Collected data ▸

┌────────

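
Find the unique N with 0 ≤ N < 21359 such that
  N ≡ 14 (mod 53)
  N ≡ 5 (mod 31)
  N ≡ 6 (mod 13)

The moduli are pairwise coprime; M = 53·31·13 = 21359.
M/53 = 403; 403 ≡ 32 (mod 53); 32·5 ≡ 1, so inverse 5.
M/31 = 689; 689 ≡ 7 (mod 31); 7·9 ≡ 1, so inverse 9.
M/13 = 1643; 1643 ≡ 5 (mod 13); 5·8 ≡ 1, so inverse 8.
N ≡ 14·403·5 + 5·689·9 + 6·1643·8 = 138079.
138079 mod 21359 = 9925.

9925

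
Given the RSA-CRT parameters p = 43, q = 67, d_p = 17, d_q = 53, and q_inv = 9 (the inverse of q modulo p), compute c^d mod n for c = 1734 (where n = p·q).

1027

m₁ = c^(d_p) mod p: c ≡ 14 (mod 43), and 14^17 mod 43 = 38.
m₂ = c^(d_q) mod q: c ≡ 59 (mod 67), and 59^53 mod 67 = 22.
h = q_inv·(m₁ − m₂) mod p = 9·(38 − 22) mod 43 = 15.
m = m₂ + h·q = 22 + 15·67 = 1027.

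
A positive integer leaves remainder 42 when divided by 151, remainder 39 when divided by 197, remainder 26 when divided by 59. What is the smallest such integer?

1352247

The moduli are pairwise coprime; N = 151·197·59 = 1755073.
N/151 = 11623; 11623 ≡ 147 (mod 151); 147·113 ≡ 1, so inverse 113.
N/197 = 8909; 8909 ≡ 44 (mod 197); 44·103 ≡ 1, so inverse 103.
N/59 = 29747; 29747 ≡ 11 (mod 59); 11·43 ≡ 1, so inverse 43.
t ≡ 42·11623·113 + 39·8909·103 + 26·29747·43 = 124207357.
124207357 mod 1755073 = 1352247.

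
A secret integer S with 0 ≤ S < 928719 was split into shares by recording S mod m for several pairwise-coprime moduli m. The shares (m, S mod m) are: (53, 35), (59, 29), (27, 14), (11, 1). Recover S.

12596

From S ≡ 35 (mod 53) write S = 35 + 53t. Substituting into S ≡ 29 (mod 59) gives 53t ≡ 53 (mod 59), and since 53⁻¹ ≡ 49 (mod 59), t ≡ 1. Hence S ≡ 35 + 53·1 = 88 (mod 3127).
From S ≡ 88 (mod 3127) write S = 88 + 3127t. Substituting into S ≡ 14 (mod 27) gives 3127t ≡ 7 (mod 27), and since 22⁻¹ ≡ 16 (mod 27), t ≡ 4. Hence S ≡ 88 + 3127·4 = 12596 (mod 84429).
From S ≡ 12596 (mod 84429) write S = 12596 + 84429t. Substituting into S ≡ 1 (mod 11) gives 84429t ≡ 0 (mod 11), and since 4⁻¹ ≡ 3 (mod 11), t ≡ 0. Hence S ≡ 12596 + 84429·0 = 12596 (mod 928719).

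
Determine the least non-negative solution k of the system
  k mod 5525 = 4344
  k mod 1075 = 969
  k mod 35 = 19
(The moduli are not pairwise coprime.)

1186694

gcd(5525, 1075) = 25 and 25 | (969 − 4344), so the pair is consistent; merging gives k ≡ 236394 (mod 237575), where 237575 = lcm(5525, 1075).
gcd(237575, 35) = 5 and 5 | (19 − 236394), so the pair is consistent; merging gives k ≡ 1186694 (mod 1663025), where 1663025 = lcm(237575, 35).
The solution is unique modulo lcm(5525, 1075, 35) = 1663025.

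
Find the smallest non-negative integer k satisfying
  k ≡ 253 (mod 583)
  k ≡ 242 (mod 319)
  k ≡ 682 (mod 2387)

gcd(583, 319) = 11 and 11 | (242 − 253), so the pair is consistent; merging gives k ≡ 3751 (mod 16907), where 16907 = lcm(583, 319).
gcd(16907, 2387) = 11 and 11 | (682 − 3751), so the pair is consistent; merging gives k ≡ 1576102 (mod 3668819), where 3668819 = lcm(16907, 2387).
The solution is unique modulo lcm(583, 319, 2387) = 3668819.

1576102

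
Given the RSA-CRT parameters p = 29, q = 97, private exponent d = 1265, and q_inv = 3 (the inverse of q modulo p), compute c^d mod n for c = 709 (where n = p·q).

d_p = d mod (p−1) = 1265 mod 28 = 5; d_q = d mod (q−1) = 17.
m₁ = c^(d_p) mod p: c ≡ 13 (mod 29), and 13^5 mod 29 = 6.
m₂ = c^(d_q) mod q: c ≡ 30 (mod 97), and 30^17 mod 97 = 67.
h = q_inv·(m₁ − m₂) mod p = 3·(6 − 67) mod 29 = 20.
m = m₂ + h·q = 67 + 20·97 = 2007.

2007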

└────────
┌────────

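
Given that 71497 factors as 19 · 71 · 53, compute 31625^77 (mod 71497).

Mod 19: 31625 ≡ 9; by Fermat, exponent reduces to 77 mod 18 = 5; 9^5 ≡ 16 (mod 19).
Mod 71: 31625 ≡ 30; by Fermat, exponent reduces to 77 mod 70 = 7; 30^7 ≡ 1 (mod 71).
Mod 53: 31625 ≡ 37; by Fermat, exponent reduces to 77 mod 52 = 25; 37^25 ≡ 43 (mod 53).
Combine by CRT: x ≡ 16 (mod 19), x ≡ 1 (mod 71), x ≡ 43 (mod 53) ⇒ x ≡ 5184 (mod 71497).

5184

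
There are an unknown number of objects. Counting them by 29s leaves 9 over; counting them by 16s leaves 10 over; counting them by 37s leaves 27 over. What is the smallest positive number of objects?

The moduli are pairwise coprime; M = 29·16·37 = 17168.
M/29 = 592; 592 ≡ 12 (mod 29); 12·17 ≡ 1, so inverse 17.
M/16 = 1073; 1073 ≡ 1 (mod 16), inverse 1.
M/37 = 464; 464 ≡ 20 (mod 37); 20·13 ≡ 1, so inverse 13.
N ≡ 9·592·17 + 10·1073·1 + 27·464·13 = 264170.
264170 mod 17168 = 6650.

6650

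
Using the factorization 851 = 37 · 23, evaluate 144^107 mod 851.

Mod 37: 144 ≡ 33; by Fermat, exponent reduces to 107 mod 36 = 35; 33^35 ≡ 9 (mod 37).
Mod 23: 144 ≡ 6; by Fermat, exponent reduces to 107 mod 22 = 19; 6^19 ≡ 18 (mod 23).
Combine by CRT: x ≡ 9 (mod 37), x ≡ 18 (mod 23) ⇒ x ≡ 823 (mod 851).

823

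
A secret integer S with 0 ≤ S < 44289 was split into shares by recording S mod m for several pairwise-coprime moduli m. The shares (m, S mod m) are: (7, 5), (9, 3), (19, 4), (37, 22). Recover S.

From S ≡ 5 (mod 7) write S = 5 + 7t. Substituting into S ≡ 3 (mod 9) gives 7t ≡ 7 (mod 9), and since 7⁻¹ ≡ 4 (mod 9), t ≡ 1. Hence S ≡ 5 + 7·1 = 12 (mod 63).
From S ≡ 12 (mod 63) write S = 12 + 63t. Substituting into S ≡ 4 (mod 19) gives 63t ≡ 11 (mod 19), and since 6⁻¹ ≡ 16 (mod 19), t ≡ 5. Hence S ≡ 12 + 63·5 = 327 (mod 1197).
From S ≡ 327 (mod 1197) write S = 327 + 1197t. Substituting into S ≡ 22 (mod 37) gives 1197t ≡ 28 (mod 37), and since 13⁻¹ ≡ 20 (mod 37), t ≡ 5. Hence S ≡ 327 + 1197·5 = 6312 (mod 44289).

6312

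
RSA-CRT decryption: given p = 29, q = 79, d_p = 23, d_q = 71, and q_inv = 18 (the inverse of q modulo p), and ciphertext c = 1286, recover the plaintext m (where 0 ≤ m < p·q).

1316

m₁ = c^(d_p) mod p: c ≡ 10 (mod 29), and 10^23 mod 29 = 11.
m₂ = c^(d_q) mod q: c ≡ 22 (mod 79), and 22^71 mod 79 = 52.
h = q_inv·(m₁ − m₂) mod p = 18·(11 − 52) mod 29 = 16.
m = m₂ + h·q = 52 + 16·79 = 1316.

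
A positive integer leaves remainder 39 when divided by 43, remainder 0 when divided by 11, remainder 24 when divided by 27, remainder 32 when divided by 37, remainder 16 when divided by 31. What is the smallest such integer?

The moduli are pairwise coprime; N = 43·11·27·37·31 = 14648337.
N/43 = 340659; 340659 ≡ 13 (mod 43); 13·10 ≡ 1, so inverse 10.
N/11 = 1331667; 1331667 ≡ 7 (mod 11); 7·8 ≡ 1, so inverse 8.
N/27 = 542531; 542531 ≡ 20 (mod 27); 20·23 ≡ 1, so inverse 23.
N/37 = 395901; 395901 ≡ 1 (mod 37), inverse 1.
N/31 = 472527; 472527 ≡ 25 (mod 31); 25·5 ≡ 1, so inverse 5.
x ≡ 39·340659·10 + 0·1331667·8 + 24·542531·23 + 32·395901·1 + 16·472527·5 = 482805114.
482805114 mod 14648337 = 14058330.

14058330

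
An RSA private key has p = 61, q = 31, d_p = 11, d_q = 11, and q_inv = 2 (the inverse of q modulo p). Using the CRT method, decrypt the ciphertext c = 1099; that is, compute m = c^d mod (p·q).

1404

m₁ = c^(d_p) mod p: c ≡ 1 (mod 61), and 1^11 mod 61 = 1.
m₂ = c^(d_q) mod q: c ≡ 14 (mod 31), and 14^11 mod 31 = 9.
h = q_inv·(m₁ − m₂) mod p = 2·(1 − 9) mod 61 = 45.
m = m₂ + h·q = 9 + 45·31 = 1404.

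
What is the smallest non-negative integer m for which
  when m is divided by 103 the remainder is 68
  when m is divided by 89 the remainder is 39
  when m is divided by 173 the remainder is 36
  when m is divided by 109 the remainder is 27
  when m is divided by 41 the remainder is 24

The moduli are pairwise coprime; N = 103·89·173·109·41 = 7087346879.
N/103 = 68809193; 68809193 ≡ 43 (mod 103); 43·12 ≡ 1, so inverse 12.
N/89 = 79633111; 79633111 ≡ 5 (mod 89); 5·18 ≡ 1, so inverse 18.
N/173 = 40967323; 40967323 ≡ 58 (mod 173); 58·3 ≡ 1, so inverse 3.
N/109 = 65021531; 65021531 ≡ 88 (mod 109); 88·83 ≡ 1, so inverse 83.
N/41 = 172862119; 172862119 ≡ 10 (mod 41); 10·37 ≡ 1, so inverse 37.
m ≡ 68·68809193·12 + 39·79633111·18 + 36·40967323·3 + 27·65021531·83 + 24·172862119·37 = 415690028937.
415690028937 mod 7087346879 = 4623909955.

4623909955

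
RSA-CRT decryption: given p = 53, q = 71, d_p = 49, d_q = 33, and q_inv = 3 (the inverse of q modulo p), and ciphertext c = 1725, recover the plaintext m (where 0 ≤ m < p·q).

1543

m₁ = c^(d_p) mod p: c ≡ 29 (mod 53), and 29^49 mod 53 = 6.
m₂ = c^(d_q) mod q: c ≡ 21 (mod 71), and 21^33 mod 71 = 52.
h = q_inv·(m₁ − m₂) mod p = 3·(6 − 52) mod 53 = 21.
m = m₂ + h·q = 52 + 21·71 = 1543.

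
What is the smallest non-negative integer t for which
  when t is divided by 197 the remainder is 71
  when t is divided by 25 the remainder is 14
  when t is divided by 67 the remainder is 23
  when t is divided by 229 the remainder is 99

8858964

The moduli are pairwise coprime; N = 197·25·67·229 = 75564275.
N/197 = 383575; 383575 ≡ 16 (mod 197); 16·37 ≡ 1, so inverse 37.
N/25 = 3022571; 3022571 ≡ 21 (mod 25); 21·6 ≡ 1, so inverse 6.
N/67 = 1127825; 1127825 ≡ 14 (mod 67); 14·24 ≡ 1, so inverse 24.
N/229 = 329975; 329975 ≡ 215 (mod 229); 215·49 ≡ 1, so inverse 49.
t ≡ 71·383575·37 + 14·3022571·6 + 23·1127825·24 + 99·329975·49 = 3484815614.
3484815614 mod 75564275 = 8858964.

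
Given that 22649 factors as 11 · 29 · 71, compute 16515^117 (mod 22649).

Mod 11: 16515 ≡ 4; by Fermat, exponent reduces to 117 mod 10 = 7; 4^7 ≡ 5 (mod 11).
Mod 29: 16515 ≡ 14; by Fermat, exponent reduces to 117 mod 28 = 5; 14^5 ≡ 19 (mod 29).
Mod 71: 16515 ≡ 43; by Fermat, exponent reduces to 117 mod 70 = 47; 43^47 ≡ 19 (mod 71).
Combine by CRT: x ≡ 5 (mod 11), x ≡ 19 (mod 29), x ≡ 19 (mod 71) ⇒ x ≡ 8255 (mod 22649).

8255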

└────────
┌────────

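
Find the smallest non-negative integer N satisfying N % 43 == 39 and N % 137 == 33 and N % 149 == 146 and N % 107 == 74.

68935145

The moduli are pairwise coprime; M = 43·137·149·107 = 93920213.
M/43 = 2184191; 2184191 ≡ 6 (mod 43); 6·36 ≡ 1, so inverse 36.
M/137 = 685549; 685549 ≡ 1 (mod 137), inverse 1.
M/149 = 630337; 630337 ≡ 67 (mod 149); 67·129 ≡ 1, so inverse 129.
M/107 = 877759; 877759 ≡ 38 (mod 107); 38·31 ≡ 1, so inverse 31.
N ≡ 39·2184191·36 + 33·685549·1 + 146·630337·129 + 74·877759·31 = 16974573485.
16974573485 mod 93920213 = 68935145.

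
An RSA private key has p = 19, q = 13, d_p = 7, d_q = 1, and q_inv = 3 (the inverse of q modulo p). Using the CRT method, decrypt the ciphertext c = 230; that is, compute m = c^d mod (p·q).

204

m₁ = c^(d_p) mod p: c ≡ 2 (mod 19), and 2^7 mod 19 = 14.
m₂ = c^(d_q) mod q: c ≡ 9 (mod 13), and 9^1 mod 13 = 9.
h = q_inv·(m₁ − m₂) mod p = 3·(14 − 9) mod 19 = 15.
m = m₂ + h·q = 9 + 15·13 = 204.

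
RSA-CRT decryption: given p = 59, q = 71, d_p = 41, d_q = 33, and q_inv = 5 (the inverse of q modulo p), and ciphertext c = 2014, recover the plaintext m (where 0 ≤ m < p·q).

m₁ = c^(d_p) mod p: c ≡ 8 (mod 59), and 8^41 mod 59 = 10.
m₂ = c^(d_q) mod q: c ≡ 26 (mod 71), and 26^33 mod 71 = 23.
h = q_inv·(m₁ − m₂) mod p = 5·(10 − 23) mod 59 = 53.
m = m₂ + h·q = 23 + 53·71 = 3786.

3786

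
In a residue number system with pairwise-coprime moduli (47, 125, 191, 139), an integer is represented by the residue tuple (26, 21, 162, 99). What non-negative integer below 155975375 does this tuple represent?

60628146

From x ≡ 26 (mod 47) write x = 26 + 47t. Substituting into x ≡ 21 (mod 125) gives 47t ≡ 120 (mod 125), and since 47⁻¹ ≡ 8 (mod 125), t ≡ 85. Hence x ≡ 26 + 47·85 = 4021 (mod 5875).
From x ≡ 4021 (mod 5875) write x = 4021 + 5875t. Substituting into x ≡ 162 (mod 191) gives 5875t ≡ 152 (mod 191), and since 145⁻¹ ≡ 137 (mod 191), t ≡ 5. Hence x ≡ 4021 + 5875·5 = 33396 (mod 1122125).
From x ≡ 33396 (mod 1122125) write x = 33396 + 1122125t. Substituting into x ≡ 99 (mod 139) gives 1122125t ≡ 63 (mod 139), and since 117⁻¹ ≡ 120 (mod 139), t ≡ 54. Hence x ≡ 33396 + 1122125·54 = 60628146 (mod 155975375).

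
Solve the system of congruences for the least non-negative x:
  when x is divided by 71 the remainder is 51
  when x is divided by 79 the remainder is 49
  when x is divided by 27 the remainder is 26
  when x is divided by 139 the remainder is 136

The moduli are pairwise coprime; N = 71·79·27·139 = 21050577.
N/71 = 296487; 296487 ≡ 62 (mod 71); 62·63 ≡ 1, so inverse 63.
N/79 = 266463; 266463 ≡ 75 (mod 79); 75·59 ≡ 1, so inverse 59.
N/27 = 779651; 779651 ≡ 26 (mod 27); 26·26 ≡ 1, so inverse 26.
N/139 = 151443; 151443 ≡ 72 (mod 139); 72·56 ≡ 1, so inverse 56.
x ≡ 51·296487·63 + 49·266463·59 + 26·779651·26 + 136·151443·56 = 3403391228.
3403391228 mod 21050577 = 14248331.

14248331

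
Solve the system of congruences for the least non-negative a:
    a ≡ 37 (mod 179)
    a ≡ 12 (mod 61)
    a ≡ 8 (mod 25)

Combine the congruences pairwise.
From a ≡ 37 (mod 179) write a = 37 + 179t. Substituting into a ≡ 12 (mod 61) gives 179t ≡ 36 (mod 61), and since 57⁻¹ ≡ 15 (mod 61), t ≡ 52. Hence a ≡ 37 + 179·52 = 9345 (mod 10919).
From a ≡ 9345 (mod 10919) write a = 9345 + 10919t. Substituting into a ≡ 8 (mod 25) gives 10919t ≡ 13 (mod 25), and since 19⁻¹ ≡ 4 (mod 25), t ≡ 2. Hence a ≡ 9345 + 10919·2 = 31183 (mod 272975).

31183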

└────────

TASK PROMPT ▸ Locate the word "which" in the entries, and copy every line where it is found.

TASK RESPONSE ▸
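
What is the smallest non-negative integer m for which
What is the smallest non-negative integer t for which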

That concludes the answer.